◆ About this exercise:
Repeat nothing but the lines below running from the one containing "P(Pass|Male)?" to the one containing "- P(the test is positive | the patient is". Keep both end lines.

(Stored data entries)
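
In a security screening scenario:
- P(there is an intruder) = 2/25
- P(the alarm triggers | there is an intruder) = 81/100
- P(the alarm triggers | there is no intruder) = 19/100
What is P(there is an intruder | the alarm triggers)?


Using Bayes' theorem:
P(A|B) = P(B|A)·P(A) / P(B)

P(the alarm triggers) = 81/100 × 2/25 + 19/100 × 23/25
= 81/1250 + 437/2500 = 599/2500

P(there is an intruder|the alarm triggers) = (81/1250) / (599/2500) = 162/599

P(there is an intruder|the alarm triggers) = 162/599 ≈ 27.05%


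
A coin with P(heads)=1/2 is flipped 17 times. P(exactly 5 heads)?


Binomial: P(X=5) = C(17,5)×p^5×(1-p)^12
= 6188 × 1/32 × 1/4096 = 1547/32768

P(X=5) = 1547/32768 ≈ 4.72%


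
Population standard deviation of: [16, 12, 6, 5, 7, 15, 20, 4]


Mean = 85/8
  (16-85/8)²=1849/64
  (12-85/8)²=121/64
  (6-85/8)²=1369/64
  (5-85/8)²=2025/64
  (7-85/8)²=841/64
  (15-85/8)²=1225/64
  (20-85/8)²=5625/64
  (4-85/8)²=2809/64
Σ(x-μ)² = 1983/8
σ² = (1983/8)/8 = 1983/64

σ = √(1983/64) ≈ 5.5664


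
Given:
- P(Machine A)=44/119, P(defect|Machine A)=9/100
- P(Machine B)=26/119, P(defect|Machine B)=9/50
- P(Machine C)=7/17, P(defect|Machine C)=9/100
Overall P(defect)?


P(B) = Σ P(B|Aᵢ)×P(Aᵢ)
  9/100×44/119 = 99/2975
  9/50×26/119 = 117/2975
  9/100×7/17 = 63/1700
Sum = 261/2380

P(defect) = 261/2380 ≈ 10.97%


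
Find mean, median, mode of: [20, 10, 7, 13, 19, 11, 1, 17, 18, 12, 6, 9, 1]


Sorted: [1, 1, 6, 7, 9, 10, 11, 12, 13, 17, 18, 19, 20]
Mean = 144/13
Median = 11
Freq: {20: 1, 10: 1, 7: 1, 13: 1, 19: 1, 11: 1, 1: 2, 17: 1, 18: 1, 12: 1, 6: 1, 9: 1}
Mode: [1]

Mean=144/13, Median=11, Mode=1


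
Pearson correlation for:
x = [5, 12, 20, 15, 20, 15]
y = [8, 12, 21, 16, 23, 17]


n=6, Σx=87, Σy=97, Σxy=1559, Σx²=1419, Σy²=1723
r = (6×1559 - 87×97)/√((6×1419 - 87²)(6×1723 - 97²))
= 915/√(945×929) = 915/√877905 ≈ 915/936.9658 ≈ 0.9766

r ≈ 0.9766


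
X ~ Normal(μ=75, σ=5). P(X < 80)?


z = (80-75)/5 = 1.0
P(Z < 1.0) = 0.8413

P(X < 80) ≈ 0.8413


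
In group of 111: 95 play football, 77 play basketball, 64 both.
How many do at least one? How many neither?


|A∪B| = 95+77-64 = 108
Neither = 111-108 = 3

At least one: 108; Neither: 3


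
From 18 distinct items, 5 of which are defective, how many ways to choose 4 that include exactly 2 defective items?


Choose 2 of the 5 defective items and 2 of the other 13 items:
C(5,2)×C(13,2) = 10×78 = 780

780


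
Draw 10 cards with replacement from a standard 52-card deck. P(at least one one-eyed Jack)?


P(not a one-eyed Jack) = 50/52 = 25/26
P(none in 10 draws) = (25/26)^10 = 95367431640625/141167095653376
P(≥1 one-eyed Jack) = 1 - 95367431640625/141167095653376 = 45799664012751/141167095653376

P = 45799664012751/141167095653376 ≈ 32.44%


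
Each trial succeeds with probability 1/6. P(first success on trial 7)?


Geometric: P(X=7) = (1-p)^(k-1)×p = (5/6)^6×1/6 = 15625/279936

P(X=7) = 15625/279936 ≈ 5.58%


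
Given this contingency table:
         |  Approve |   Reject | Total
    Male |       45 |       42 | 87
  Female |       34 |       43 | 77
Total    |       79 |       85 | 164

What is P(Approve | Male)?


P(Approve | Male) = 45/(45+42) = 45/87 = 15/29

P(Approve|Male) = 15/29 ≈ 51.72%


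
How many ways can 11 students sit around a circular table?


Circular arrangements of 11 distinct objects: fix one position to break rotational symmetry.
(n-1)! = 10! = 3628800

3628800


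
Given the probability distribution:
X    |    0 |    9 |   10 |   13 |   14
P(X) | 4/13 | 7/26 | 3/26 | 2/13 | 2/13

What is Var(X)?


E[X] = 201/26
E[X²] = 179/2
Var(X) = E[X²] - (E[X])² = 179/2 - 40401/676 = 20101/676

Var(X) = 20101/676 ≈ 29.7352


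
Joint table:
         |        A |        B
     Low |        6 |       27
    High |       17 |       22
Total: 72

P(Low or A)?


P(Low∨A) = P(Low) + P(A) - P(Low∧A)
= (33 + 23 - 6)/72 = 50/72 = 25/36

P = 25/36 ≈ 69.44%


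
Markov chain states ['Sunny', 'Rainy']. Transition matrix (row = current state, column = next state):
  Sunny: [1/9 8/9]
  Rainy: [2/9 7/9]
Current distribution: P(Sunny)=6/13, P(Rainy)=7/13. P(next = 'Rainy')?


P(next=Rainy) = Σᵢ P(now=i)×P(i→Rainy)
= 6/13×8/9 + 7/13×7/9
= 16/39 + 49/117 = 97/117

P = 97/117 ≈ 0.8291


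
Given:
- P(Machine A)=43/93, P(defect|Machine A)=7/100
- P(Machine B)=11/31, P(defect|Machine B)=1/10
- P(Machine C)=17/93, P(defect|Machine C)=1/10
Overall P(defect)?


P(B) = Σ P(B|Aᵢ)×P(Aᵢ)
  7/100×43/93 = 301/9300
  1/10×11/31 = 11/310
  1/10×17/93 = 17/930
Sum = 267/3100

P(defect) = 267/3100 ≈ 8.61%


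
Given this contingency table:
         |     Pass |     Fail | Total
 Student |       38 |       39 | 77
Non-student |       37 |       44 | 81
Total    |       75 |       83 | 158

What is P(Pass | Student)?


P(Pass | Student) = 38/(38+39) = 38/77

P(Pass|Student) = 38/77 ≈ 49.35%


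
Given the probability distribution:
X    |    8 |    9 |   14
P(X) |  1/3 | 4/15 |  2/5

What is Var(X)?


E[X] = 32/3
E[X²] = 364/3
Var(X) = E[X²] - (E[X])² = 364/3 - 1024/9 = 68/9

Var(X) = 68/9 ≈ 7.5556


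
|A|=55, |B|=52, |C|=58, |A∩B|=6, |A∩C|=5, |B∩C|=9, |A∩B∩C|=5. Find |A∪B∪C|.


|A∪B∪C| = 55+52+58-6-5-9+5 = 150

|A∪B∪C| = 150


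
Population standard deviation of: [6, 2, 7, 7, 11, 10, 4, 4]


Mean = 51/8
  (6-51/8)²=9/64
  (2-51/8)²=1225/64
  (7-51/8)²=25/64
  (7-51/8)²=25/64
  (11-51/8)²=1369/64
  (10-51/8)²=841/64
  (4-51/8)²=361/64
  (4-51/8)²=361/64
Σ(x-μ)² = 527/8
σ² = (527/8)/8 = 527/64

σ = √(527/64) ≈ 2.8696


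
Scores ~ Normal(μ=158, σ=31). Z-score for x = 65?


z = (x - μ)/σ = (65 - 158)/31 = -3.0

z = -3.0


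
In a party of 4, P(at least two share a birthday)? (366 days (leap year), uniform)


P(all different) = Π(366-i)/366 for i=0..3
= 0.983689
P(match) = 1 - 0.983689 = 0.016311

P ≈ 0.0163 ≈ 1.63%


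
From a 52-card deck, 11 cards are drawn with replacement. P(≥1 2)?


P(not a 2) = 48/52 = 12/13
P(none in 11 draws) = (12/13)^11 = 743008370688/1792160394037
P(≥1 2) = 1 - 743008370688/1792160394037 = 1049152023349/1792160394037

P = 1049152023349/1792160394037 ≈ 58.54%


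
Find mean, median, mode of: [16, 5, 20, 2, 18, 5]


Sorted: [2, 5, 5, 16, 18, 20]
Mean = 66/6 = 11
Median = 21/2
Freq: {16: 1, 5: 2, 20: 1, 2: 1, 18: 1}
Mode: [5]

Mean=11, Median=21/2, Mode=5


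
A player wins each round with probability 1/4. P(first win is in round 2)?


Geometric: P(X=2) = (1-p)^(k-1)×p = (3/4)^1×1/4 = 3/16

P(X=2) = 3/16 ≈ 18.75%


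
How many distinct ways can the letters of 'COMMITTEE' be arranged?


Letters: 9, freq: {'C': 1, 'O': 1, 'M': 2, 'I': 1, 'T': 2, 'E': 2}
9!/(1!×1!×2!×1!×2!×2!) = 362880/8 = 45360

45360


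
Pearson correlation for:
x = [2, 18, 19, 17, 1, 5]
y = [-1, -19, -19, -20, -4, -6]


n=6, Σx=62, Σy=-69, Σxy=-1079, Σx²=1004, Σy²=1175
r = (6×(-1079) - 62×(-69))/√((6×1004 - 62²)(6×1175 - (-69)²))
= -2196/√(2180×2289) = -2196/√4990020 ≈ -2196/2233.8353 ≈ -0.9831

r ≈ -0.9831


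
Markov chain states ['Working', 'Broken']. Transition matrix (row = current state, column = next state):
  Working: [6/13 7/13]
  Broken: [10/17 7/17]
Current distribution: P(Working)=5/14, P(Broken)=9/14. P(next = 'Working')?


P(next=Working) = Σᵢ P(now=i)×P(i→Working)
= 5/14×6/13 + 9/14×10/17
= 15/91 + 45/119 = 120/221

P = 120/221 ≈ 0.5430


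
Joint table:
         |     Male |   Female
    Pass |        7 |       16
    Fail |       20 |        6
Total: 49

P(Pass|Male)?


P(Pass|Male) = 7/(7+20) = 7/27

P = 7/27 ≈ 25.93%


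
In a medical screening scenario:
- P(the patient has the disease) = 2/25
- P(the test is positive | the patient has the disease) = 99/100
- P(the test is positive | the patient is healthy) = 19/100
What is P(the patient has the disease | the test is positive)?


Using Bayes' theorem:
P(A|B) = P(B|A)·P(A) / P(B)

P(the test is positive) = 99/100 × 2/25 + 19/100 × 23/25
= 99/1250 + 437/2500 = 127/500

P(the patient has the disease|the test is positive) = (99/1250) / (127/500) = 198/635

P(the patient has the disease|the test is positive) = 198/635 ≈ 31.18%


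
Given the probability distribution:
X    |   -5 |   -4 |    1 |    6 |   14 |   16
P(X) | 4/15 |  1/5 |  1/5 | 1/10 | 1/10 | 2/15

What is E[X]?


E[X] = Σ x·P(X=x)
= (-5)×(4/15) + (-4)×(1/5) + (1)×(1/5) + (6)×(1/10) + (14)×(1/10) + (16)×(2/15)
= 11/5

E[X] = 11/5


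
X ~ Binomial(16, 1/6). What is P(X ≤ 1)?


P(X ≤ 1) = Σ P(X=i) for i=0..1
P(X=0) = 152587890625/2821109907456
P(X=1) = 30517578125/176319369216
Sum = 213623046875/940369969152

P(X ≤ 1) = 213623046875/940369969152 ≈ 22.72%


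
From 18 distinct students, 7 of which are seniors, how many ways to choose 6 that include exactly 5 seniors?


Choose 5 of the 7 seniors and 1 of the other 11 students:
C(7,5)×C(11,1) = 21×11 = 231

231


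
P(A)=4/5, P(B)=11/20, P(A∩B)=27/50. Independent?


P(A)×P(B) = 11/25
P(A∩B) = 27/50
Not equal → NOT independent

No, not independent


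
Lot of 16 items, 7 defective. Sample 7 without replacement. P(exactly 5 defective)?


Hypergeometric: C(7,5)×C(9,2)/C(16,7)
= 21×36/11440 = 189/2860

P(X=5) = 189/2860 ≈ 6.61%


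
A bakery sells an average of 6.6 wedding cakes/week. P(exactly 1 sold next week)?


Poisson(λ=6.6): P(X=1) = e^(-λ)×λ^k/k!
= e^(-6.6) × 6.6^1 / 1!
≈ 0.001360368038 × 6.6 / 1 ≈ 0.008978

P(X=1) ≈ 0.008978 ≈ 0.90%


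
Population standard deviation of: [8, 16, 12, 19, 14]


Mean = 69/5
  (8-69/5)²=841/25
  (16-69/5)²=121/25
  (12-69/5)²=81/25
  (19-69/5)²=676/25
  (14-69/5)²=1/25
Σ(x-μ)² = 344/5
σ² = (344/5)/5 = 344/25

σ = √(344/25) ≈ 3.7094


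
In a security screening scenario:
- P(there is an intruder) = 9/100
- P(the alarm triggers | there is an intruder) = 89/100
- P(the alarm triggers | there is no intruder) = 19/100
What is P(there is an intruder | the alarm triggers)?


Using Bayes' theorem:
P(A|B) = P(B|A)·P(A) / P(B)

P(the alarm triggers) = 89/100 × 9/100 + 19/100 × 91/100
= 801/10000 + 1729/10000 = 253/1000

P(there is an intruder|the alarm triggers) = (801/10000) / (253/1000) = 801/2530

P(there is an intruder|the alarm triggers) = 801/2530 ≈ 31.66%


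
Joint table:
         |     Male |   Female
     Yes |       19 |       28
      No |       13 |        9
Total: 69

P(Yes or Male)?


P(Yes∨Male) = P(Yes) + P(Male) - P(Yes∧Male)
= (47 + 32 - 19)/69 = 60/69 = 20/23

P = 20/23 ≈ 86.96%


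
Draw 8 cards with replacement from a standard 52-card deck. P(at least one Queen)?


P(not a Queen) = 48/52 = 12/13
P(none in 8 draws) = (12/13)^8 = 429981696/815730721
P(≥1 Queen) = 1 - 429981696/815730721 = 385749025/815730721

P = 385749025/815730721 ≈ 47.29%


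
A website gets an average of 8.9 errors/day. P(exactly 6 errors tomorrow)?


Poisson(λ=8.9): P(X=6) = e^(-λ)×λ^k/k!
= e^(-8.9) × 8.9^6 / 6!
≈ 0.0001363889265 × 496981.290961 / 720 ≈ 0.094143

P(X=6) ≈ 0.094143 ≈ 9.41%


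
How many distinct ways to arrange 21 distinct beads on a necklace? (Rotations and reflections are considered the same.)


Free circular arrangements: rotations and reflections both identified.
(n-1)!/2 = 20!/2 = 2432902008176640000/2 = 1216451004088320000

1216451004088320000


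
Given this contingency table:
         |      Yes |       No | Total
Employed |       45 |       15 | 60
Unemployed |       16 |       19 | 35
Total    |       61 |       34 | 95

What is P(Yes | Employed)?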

◆ Response to this task:
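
P(Pass|Male)?


P(Pass|Male) = 7/(7+20) = 7/27

P = 7/27 ≈ 25.93%


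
In a medical screening scenario:
- P(the patient has the disease) = 2/25
- P(the test is positive | the patient has the disease) = 99/100
- P(the test is positive | the patient is healthy) = 19/100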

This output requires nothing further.